───── EXTRACTED ENTRIES ─────

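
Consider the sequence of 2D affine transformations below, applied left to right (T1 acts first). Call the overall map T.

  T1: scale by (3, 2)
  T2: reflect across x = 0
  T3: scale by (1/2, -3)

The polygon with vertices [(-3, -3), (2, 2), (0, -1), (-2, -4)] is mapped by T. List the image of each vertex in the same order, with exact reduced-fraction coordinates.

T1 scale by (3, 2): (-3, -3) → (-9, -6); (2, 2) → (6, 4); (0, -1) → (0, -2); (-2, -4) → (-6, -8)
T2 reflect across x = 0: (-9, -6) → (9, -6); (6, 4) → (-6, 4); (0, -2) → (0, -2); (-6, -8) → (6, -8)
T3 scale by (1/2, -3): (9, -6) → (9/2, 18); (-6, 4) → (-3, -12); (0, -2) → (0, 6); (6, -8) → (3, 24)

image vertices: (9/2, 18), (-3, -12), (0, 6), (3, 24)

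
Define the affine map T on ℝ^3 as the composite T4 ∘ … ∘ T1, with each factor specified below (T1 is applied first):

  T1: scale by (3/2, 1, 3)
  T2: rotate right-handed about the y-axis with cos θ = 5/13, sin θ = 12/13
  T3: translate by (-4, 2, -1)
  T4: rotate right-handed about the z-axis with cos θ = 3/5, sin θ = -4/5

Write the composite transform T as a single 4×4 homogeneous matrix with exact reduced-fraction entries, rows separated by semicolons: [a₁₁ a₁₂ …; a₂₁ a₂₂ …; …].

T1 = [3/2 0 0 0; 0 1 0 0; 0 0 3 0; 0 0 0 1]
T2·T1 = [15/26 0 36/13 0; 0 1 0 0; -18/13 0 15/13 0; 0 0 0 1]
T3·…·T1 = [15/26 0 36/13 -4; 0 1 0 2; -18/13 0 15/13 -1; 0 0 0 1]
T4·…·T1 = [9/26 4/5 108/65 -4/5; -6/13 3/5 -144/65 22/5; -18/13 0 15/13 -1; 0 0 0 1]

T = [9/26 4/5 108/65 -4/5; -6/13 3/5 -144/65 22/5; -18/13 0 15/13 -1; 0 0 0 1]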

─────

WHAT TO DO:
Where a line of the records has the string "applied", return that line.

FINAL ANSWER:
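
Consider the sequence of 2D affine transformations below, applied left to right (T1 acts first). Call the overall map T.
Define the affine map T on ℝ^3 as the composite T4 ∘ … ∘ T1, with each factor specified below (T1 is applied first):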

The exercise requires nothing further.